# Task statement:
Scan the material below for "Answer", then return each line that contains it.

# Source material:
* * *
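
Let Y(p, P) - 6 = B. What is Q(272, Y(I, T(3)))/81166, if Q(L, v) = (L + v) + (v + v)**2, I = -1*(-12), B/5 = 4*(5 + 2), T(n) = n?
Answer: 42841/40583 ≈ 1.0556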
* * *
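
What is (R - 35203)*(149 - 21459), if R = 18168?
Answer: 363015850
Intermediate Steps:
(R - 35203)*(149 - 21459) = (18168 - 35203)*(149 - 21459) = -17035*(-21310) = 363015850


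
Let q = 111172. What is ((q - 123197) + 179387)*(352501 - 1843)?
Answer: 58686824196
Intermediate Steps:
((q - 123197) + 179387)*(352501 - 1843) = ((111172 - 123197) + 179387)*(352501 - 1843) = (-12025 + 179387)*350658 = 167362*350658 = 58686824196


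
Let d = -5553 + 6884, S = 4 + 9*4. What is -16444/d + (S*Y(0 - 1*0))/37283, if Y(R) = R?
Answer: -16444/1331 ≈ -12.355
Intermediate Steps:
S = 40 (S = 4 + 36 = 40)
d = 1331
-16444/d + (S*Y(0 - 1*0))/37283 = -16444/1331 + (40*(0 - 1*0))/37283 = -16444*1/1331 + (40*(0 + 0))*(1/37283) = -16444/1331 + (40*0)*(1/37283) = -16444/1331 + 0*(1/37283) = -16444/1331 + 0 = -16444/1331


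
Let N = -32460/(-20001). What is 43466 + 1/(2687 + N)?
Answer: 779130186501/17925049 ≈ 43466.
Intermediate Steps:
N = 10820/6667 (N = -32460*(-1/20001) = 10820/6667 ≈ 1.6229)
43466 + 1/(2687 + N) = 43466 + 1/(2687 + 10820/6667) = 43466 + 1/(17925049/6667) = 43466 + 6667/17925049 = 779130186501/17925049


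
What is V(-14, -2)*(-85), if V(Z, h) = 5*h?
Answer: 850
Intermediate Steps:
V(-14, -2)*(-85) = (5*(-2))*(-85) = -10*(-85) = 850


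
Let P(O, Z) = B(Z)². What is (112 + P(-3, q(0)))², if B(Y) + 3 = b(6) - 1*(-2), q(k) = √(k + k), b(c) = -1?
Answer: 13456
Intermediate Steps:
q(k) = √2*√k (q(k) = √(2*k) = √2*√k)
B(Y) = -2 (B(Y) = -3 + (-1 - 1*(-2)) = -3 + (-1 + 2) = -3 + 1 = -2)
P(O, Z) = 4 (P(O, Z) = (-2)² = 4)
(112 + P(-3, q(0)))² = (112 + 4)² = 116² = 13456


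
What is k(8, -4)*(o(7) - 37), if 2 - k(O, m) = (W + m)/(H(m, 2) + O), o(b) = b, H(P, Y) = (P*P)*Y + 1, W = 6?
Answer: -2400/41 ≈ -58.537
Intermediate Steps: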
* * *
# Response:
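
Answer: 42841/40583 ≈ 1.0556
Answer: 363015850
Answer: 58686824196
Answer: -16444/1331 ≈ -12.355
Answer: 779130186501/17925049 ≈ 43466.
Answer: 850
Answer: 13456
Answer: -2400/41 ≈ -58.537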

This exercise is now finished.